**WHAT TO DO**
Take the material below and reproduce, word for word, only the lines from the line with "Farida has collected the following store" through the line with "- Copper Finance: 14.01%".

--

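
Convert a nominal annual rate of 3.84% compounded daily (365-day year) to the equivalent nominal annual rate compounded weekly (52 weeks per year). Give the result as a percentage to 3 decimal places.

3.841%

EAR = (1 + 0.0384/365)^365 − 1 = 0.039145.
Solve (1 + r/52)^52 = 1.039145: r/52 = 1.039145^(1/52) − 1 = 0.000739, so r = 0.038412 = 3.841%.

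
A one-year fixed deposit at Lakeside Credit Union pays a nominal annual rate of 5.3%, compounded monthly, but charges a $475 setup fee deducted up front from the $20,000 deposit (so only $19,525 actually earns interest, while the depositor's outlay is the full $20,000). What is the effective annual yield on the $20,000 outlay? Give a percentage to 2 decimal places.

2.93%

Value after one year: 19,525 × (1 + 0.053/12)^12 = 19,525 × 1.054307 = $20,585.34.
Effective yield on the $20,000 outlay: 20,585.34 / 20,000 − 1 = 0.029267 = 2.93%.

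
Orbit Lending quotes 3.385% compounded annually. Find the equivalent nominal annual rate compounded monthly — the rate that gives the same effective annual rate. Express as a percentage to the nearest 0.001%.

Compounded annually, EAR = nominal = 0.033850.
Solve (1 + r/12)^12 = 1.033850: r/12 = 1.033850^(1/12) − 1 = 0.002778, so r = 0.033336 = 3.334%.

3.334%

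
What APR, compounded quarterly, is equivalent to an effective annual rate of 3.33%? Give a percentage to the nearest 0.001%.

(1 + r/4)^4 − 1 = 0.0333, so 1 + r/4 = 1.0333^(1/4).
r/4 = 0.008223, so r = 0.032892 = 3.289%.

3.289%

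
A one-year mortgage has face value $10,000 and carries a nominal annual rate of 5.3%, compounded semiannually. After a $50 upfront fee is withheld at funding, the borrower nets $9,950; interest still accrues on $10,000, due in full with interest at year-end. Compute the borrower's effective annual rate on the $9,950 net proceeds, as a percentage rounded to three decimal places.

5.900%

Amount owed after one year: 10,000 × (1 + 0.053/2)^2 = 10,000 × 1.053702 = $10,537.02.
Effective rate on net proceeds: 10,537.02 / 9,950 − 1 = 0.058997 = 5.900%.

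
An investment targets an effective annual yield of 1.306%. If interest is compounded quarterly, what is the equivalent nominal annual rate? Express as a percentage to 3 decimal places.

1.300%

(1 + r/4)^4 − 1 = 0.01306, so 1 + r/4 = 1.01306^(1/4).
r/4 = 0.003249, so r = 0.012997 = 1.300%.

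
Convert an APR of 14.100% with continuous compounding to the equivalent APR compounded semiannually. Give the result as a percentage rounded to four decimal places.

EAR under continuous compounding: e^0.14100 − 1 = 0.151425.
Solve (1 + r/2)^2 = 1.151425: r/2 = 1.151425^(1/2) − 1 = 0.073045, so r = 0.146089 = 14.6089%.

14.6089%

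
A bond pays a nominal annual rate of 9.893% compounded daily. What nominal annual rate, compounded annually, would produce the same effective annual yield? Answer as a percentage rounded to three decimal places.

10.397%

EAR = (1 + 0.09893/365)^365 − 1 = 0.103974.
Compounded annually, the equivalent nominal rate is the EAR itself: 10.397%.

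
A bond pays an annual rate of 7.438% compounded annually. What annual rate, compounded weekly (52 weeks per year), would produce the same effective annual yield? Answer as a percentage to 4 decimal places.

7.1793%

Compounded annually, EAR = nominal = 0.074380.
Solve (1 + r/52)^52 = 1.074380: r/52 = 1.074380^(1/52) − 1 = 0.001381, so r = 0.071793 = 7.1793%.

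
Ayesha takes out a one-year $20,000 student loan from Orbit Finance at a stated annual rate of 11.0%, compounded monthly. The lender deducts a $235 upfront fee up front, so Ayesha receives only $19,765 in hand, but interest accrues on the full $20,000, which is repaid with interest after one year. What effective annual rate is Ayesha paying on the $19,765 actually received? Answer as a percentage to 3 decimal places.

Amount owed after one year: 20,000 × (1 + 0.110/12)^12 = 20,000 × 1.115719 = $22,314.38.
Effective rate on net proceeds: 22,314.38 / 19,765 − 1 = 0.128984 = 12.898%.

12.898%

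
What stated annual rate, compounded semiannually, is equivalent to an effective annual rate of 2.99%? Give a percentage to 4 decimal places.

(1 + r/2)^2 − 1 = 0.0299, so 1 + r/2 = 1.0299^(1/2).
r/2 = 0.014840, so r = 0.029680 = 2.9680%.

2.9680%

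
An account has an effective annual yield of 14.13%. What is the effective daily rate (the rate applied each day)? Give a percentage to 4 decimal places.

The per-day rate i satisfies (1 + i)^365 = 1 + 0.1413.
i = 1.1413^(1/365) − 1 = 0.0003622 = 0.0362%.

0.0362%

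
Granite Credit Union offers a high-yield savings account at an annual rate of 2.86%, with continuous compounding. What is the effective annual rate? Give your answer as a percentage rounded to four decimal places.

With continuous compounding, EAR = e^0.0286 − 1.
e^0.0286 = 1.029013, so EAR = 0.029013 = 2.9013%.

2.9013%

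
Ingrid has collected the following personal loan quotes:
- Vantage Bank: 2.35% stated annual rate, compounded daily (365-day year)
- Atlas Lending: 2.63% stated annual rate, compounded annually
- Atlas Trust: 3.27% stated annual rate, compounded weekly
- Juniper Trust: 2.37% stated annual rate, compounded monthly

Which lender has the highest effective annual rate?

Atlas Trust

Vantage Bank: (1 + 0.0235/365)^365 − 1 = 2.378%
Atlas Lending: compounded annually, EAR = 2.630%
Atlas Trust: (1 + 0.0327/52)^52 − 1 = 3.323%
Juniper Trust: (1 + 0.0237/12)^12 − 1 = 2.396%
The highest effective annual rate is Atlas Trust at 3.323%.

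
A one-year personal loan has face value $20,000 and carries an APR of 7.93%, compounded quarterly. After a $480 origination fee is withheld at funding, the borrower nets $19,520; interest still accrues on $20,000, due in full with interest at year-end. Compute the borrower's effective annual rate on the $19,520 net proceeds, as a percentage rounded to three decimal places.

Amount owed after one year: 20,000 × (1 + 0.0793/4)^4 = 20,000 × 1.081690 = $21,633.79.
Effective rate on net proceeds: 21,633.79 / 19,520 − 1 = 0.108288 = 10.829%.

10.829%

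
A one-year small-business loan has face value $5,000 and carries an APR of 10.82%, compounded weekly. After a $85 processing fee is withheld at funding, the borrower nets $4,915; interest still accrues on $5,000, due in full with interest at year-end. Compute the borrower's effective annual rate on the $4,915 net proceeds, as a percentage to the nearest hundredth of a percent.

13.34%

Amount owed after one year: 5,000 × (1 + 0.1082/52)^52 = 5,000 × 1.114145 = $5,570.73.
Effective rate on net proceeds: 5,570.73 / 4,915 − 1 = 0.133413 = 13.34%.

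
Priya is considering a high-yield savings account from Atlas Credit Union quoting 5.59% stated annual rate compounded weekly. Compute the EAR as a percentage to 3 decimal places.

5.746%

EAR = (1 + 0.0559/52)^52 − 1.
= (1 + 0.001075)^52 − 1 = 1.057460 − 1 = 5.746%.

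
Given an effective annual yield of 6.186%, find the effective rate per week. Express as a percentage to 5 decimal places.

0.11549%

The per-week rate i satisfies (1 + i)^52 = 1 + 0.06186.
i = 1.06186^(1/52) − 1 = 0.0011549 = 0.11549%.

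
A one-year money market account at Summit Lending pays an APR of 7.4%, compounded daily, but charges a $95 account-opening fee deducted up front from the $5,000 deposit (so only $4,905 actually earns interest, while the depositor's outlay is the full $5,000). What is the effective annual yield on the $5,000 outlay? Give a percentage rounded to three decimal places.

5.634%

Value after one year: 4,905 × (1 + 0.074/365)^365 = 4,905 × 1.076799 = $5,281.70.
Effective yield on the $5,000 outlay: 5,281.70 / 5,000 − 1 = 0.056340 = 5.634%.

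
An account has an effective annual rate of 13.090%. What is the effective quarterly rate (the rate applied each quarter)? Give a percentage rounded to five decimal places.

3.12312%

The per-quarter rate i satisfies (1 + i)^4 = 1 + 0.13090.
i = 1.13090^(1/4) − 1 = 0.0312312 = 3.12312%.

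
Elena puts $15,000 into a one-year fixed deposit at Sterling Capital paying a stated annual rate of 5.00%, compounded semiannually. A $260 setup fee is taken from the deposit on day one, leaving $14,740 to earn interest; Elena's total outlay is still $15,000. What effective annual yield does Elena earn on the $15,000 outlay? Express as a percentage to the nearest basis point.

Value after one year: 14,740 × (1 + 0.0500/2)^2 = 14,740 × 1.050625 = $15,486.21.
Effective yield on the $15,000 outlay: 15,486.21 / 15,000 − 1 = 0.032414 = 3.24%.

3.24%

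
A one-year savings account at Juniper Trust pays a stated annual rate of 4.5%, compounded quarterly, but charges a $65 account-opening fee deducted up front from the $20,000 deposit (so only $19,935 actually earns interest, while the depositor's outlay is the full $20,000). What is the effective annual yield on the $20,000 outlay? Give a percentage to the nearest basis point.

Value after one year: 19,935 × (1 + 0.045/4)^4 = 19,935 × 1.045765 = $20,847.33.
Effective yield on the $20,000 outlay: 20,847.33 / 20,000 − 1 = 0.042366 = 4.24%.

4.24%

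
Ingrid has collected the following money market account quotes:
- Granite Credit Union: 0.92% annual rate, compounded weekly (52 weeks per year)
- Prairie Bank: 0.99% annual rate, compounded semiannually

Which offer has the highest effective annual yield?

Prairie Bank

Granite Credit Union: (1 + 0.0092/52)^52 − 1 = 0.924%
Prairie Bank: (1 + 0.0099/2)^2 − 1 = 0.992%
The highest effective annual rate is Prairie Bank at 0.992%.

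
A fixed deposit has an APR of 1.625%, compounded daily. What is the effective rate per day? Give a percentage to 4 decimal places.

0.0045%

With a nominal annual rate compounded daily, the periodic rate is the nominal rate divided by 365.
i = 0.01625 / 365 = 0.0000445 = 0.0045%.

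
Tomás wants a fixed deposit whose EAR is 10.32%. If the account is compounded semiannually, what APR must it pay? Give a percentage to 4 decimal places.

10.0667%

(1 + r/2)^2 − 1 = 0.1032, so 1 + r/2 = 1.1032^(1/2).
r/2 = 0.050333, so r = 0.100667 = 10.0667%.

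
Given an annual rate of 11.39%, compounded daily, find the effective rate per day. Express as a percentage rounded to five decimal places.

0.03121%

With a nominal annual rate compounded daily, the periodic rate is the nominal rate divided by 365.
i = 0.1139 / 365 = 0.0003121 = 0.03121%.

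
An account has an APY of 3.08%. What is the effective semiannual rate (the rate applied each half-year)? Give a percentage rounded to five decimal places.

1.52832%

The per-half-year rate i satisfies (1 + i)^2 = 1 + 0.0308.
i = 1.0308^(1/2) − 1 = 0.0152832 = 1.52832%.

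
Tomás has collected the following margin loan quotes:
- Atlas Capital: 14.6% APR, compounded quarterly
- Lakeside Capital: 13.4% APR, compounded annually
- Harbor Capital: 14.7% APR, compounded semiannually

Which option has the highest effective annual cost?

Atlas Capital

Atlas Capital: (1 + 0.146/4)^4 − 1 = 15.419%
Lakeside Capital: compounded annually, EAR = 13.400%
Harbor Capital: (1 + 0.147/2)^2 − 1 = 15.240%
The highest effective annual rate is Atlas Capital at 15.419%.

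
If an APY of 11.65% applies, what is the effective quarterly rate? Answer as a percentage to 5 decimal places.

The per-quarter rate i satisfies (1 + i)^4 = 1 + 0.1165.
i = 1.1165^(1/4) − 1 = 0.0279327 = 2.79327%.

2.79327%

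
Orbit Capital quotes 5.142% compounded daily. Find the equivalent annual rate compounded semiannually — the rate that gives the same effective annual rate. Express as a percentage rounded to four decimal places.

5.2083%

EAR = (1 + 0.05142/365)^365 − 1 = 0.052761.
Solve (1 + r/2)^2 = 1.052761: r/2 = 1.052761^(1/2) − 1 = 0.026041, so r = 0.052083 = 5.2083%.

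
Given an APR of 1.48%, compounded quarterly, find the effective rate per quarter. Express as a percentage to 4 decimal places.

With a nominal annual rate compounded quarterly, the periodic rate is the nominal rate divided by 4.
i = 0.0148 / 4 = 0.0037000 = 0.3700%.

0.3700%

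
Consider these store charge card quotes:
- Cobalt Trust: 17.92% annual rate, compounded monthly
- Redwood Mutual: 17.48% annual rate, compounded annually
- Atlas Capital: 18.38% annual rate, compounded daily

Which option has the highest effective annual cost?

Cobalt Trust: (1 + 0.1792/12)^12 − 1 = 19.468%
Redwood Mutual: compounded annually, EAR = 17.480%
Atlas Capital: (1 + 0.1838/365)^365 − 1 = 20.172%
The highest effective annual rate is Atlas Capital at 20.172%.

Atlas Capital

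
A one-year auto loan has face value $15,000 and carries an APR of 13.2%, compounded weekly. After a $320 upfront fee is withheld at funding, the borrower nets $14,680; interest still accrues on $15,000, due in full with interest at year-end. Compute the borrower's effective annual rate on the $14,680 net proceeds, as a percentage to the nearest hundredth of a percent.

16.58%

Amount owed after one year: 15,000 × (1 + 0.132/52)^52 = 15,000 × 1.140917 = $17,113.76.
Effective rate on net proceeds: 17,113.76 / 14,680 − 1 = 0.165788 = 16.58%.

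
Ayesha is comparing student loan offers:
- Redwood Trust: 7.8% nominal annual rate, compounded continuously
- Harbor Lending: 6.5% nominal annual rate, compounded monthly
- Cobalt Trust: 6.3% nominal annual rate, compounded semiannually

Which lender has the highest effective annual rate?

Redwood Trust

Redwood Trust: e^0.078 − 1 = 8.112%
Harbor Lending: (1 + 0.065/12)^12 − 1 = 6.697%
Cobalt Trust: (1 + 0.063/2)^2 − 1 = 6.399%
The highest effective annual rate is Redwood Trust at 8.112%.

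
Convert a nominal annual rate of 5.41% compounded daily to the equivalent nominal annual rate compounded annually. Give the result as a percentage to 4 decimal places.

EAR = (1 + 0.0541/365)^365 − 1 = 0.055586.
Compounded annually, the equivalent nominal rate is the EAR itself: 5.5586%.

5.5586%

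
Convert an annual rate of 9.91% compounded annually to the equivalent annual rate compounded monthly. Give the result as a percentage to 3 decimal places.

9.486%

Compounded annually, EAR = nominal = 0.099100.
Solve (1 + r/12)^12 = 1.099100: r/12 = 1.099100^(1/12) − 1 = 0.007905, so r = 0.094865 = 9.486%.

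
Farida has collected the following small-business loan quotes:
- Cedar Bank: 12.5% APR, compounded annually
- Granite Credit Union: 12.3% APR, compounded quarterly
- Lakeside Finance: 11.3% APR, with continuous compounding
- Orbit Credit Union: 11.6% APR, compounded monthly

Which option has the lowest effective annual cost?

Lakeside Finance

Cedar Bank: compounded annually, EAR = 12.500%
Granite Credit Union: (1 + 0.123/4)^4 − 1 = 12.879%
Lakeside Finance: e^0.113 − 1 = 11.963%
Orbit Credit Union: (1 + 0.116/12)^12 − 1 = 12.237%
The lowest effective annual rate is Lakeside Finance at 11.963%.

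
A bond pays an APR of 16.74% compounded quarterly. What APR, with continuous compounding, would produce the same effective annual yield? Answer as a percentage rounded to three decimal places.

EAR = (1 + 0.1674/4)^4 − 1 = 0.178205.
Equivalent continuous rate: r = ln(1 + 0.178205) = 0.163992 = 16.399%.

16.399%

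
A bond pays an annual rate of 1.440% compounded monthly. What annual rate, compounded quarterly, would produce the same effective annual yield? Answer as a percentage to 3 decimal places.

EAR = (1 + 0.01440/12)^12 − 1 = 0.014495.
Solve (1 + r/4)^4 = 1.014495: r/4 = 1.014495^(1/4) − 1 = 0.003604, so r = 0.014417 = 1.442%.

1.442%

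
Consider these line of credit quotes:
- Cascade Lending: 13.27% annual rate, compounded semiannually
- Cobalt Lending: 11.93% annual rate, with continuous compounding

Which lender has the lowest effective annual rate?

Cascade Lending: (1 + 0.1327/2)^2 − 1 = 13.710%
Cobalt Lending: e^0.1193 − 1 = 12.671%
The lowest effective annual rate is Cobalt Lending at 12.671%.

Cobalt Lending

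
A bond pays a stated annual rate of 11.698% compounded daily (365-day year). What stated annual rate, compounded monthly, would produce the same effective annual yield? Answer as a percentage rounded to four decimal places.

11.7533%

EAR = (1 + 0.11698/365)^365 − 1 = 0.124076.
Solve (1 + r/12)^12 = 1.124076: r/12 = 1.124076^(1/12) − 1 = 0.009794, so r = 0.117533 = 11.7533%.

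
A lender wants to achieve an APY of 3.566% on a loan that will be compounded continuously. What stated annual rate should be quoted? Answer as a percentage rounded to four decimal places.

3.5039%

Continuous: nominal r satisfies e^r − 1 = 0.03566.
r = ln(1 + 0.03566) = ln(1.03566) = 0.035039 = 3.5039%.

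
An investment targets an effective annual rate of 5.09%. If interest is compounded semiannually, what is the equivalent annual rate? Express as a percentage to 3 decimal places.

5.027%

(1 + r/2)^2 − 1 = 0.0509, so 1 + r/2 = 1.0509^(1/2).
r/2 = 0.025134, so r = 0.050268 = 5.027%.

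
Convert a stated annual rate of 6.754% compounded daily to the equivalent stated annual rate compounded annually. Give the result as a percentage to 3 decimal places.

EAR = (1 + 0.06754/365)^365 − 1 = 0.069866.
Compounded annually, the equivalent nominal rate is the EAR itself: 6.987%.

6.987%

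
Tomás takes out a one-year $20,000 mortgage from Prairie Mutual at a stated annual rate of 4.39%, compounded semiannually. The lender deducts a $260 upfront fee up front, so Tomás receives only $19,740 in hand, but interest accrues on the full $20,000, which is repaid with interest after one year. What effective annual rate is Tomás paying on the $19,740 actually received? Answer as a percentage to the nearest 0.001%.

5.814%

Amount owed after one year: 20,000 × (1 + 0.0439/2)^2 = 20,000 × 1.044382 = $20,887.64.
Effective rate on net proceeds: 20,887.64 / 19,740 − 1 = 0.058138 = 5.814%.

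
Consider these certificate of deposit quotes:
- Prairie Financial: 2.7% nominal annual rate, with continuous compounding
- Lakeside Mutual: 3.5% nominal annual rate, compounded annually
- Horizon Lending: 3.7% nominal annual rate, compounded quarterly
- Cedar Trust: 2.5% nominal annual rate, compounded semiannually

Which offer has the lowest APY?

Cedar Trust

Prairie Financial: e^0.027 − 1 = 2.737%
Lakeside Mutual: compounded annually, EAR = 3.500%
Horizon Lending: (1 + 0.037/4)^4 − 1 = 3.752%
Cedar Trust: (1 + 0.025/2)^2 − 1 = 2.516%
The lowest effective annual rate is Cedar Trust at 2.516%.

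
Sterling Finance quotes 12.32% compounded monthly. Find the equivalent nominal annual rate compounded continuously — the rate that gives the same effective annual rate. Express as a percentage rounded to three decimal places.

EAR = (1 + 0.1232/12)^12 − 1 = 0.130400.
Equivalent continuous rate: r = ln(1 + 0.130400) = 0.122572 = 12.257%.

12.257%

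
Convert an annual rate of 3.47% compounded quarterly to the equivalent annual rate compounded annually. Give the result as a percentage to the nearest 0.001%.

3.515%

EAR = (1 + 0.0347/4)^4 − 1 = 0.035154.
Compounded annually, the equivalent nominal rate is the EAR itself: 3.515%.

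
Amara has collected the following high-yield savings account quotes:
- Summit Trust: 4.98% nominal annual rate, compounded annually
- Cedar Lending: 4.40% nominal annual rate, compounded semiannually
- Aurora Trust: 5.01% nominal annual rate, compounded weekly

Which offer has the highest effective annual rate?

Summit Trust: compounded annually, EAR = 4.980%
Cedar Lending: (1 + 0.0440/2)^2 − 1 = 4.448%
Aurora Trust: (1 + 0.0501/52)^52 − 1 = 5.135%
The highest effective annual rate is Aurora Trust at 5.135%.

Aurora Trust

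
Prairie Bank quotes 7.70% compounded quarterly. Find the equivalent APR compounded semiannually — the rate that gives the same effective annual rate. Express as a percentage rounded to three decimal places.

EAR = (1 + 0.0770/4)^4 − 1 = 0.079252.
Solve (1 + r/2)^2 = 1.079252: r/2 = 1.079252^(1/2) − 1 = 0.038871, so r = 0.077741 = 7.774%.

7.774%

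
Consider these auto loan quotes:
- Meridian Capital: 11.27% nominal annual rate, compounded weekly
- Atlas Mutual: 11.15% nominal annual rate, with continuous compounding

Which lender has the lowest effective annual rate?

Meridian Capital: (1 + 0.1127/52)^52 − 1 = 11.916%
Atlas Mutual: e^0.1115 − 1 = 11.795%
The lowest effective annual rate is Atlas Mutual at 11.795%.

Atlas Mutual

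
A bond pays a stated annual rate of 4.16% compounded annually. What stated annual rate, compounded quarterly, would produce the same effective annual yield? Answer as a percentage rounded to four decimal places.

4.0966%

Compounded annually, EAR = nominal = 0.041600.
Solve (1 + r/4)^4 = 1.041600: r/4 = 1.041600^(1/4) − 1 = 0.010242, so r = 0.040966 = 4.0966%.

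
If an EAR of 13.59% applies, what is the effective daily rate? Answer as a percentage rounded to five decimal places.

The per-day rate i satisfies (1 + i)^365 = 1 + 0.1359.
i = 1.1359^(1/365) − 1 = 0.0003492 = 0.03492%.

0.03492%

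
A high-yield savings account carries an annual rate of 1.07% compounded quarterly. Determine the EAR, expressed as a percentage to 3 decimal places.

EAR = (1 + 0.0107/4)^4 − 1.
= (1 + 0.002675)^4 − 1 = 1.010743 − 1 = 1.074%.

1.074%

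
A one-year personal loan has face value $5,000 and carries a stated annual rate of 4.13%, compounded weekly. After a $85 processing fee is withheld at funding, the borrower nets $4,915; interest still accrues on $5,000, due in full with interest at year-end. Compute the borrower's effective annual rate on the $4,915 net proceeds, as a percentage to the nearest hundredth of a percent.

6.02%

Amount owed after one year: 5,000 × (1 + 0.0413/52)^52 = 5,000 × 1.042148 = $5,210.74.
Effective rate on net proceeds: 5,210.74 / 4,915 − 1 = 0.060171 = 6.02%.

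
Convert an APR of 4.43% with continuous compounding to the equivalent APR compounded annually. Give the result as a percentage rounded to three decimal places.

EAR under continuous compounding: e^0.0443 − 1 = 0.045296.
Compounded annually, the equivalent nominal rate is the EAR itself: 4.530%.

4.530%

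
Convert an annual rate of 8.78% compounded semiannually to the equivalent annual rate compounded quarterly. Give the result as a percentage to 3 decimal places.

8.686%

EAR = (1 + 0.0878/2)^2 − 1 = 0.089727.
Solve (1 + r/4)^4 = 1.089727: r/4 = 1.089727^(1/4) − 1 = 0.021714, so r = 0.086857 = 8.686%.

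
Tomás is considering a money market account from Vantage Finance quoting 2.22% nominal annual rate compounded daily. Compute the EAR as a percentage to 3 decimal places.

EAR = (1 + 0.0222/365)^365 − 1.
= 1.022448 − 1 = 2.245%.

2.245%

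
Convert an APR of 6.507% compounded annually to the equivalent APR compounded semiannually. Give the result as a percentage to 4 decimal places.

Compounded annually, EAR = nominal = 0.065070.
Solve (1 + r/2)^2 = 1.065070: r/2 = 1.065070^(1/2) − 1 = 0.032022, so r = 0.064045 = 6.4045%.

6.4045%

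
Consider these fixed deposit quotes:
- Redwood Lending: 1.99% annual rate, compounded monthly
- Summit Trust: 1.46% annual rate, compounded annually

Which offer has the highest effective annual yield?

Redwood Lending: (1 + 0.0199/12)^12 − 1 = 2.008%
Summit Trust: compounded annually, EAR = 1.460%
The highest effective annual rate is Redwood Lending at 2.008%.

Redwood Lending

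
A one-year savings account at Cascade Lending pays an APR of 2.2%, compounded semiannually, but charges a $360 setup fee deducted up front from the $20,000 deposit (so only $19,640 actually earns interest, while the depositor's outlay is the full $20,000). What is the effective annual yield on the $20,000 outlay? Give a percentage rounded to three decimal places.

Value after one year: 19,640 × (1 + 0.022/2)^2 = 19,640 × 1.022121 = $20,074.46.
Effective yield on the $20,000 outlay: 20,074.46 / 20,000 − 1 = 0.003723 = 0.372%.

0.372%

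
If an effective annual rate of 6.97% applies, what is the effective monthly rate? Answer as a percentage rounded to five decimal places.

0.56306%

The per-month rate i satisfies (1 + i)^12 = 1 + 0.0697.
i = 1.0697^(1/12) − 1 = 0.0056306 = 0.56306%.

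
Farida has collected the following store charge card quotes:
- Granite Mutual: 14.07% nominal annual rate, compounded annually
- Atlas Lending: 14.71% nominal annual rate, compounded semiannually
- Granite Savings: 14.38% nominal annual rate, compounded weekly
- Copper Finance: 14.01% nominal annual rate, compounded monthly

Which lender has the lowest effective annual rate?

Granite Mutual

Granite Mutual: compounded annually, EAR = 14.070%
Atlas Lending: (1 + 0.1471/2)^2 − 1 = 15.251%
Granite Savings: (1 + 0.1438/52)^52 − 1 = 15.442%
Copper Finance: (1 + 0.1401/12)^12 − 1 = 14.946%
The lowest effective annual rate is Granite Mutual at 14.070%.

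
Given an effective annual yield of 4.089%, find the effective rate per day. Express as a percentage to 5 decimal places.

0.01098%

The per-day rate i satisfies (1 + i)^365 = 1 + 0.04089.
i = 1.04089^(1/365) − 1 = 0.0001098 = 0.01098%.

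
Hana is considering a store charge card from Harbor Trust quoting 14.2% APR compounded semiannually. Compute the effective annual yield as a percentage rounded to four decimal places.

14.7041%

EAR = (1 + 0.142/2)^2 − 1.
= 1.147041 − 1 = 14.7041%.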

--

**RESULT BELOW**
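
Farida has collected the following store charge card quotes:
- Granite Mutual: 14.07% nominal annual rate, compounded annually
- Atlas Lending: 14.71% nominal annual rate, compounded semiannually
- Granite Savings: 14.38% nominal annual rate, compounded weekly
- Copper Finance: 14.01% nominal annual rate, compounded monthly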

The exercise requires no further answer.